** What is required **
The full set of records must be set down verbatim.

Provided information START

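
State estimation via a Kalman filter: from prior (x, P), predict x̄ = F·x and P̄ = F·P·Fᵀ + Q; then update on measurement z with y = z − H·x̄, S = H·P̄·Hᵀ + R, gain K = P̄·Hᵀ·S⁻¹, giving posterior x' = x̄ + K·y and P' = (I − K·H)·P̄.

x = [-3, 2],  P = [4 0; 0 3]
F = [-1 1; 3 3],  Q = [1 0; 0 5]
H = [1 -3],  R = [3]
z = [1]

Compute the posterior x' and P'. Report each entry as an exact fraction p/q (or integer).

x̄ = F·x = [5, -3]
P̄ = F·P·Fᵀ + Q = [8 -3; -3 68]
y = z − H·x̄ = [-13]
S = H·P̄·Hᵀ + R = [641]
K = P̄·Hᵀ·S⁻¹ = [17/641; -207/641]
x' = x̄ + K·y = [2984/641, 768/641]
P' = (I − K·H)·P̄ = [4839/641 1596/641; 1596/641 739/641]

x' = [2984/641, 768/641]
P' = [4839/641 1596/641; 1596/641 739/641]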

Provided information END

** The completed task **
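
State estimation via a Kalman filter: from prior (x, P), predict x̄ = F·x and P̄ = F·P·Fᵀ + Q; then update on measurement z with y = z − H·x̄, S = H·P̄·Hᵀ + R, gain K = P̄·Hᵀ·S⁻¹, giving posterior x' = x̄ + K·y and P' = (I − K·H)·P̄.

x = [-3, 2],  P = [4 0; 0 3]
F = [-1 1; 3 3],  Q = [1 0; 0 5]
H = [1 -3],  R = [3]
z = [1]

Compute the posterior x' and P'. Report each entry as an exact fraction p/q (or integer).

x̄ = F·x = [5, -3]
P̄ = F·P·Fᵀ + Q = [8 -3; -3 68]
y = z − H·x̄ = [-13]
S = H·P̄·Hᵀ + R = [641]
K = P̄·Hᵀ·S⁻¹ = [17/641; -207/641]
x' = x̄ + K·y = [2984/641, 768/641]
P' = (I − K·H)·P̄ = [4839/641 1596/641; 1596/641 739/641]

x' = [2984/641, 768/641]
P' = [4839/641 1596/641; 1596/641 739/641]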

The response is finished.